== The data

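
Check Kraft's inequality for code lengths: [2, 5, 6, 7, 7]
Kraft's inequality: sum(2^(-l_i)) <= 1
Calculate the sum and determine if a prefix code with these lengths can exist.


Sum = 2^(-2) + 2^(-5) + 2^(-6) + 2^(-7) + 2^(-7)
    = 0.25 + 0.03125 + 0.015625 + 0.0078125 + 0.0078125
    = 40/128 = 0.3125
Since 0.3125 <= 1, Kraft's inequality IS satisfied.
A prefix code with these lengths CAN exist.

Kraft sum = 0.3125. Satisfied.


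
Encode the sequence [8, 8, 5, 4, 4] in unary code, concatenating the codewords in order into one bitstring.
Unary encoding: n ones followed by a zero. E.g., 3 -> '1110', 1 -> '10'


Encode each number as n ones followed by a terminating 0:
  8 -> 111111110 (9 bits)
  8 -> 111111110 (9 bits)
  5 -> 111110 (6 bits)
  4 -> 11110 (5 bits)
  4 -> 11110 (5 bits)
Total length = 9 + 9 + 6 + 5 + 5 = 34 bits.

Unary([8, 8, 5, 4, 4]) = 1111111101111111101111101111011110 (34 bits)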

====

• [Your instructions]:
Write the entries above out again. Match them exactly.

• [Answer section]:
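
Check Kraft's inequality for code lengths: [2, 5, 6, 7, 7]
Kraft's inequality: sum(2^(-l_i)) <= 1
Calculate the sum and determine if a prefix code with these lengths can exist.


Sum = 2^(-2) + 2^(-5) + 2^(-6) + 2^(-7) + 2^(-7)
    = 0.25 + 0.03125 + 0.015625 + 0.0078125 + 0.0078125
    = 40/128 = 0.3125
Since 0.3125 <= 1, Kraft's inequality IS satisfied.
A prefix code with these lengths CAN exist.

Kraft sum = 0.3125. Satisfied.


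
Encode the sequence [8, 8, 5, 4, 4] in unary code, concatenating the codewords in order into one bitstring.
Unary encoding: n ones followed by a zero. E.g., 3 -> '1110', 1 -> '10'


Encode each number as n ones followed by a terminating 0:
  8 -> 111111110 (9 bits)
  8 -> 111111110 (9 bits)
  5 -> 111110 (6 bits)
  4 -> 11110 (5 bits)
  4 -> 11110 (5 bits)
Total length = 9 + 9 + 6 + 5 + 5 = 34 bits.

Unary([8, 8, 5, 4, 4]) = 1111111101111111101111101111011110 (34 bits)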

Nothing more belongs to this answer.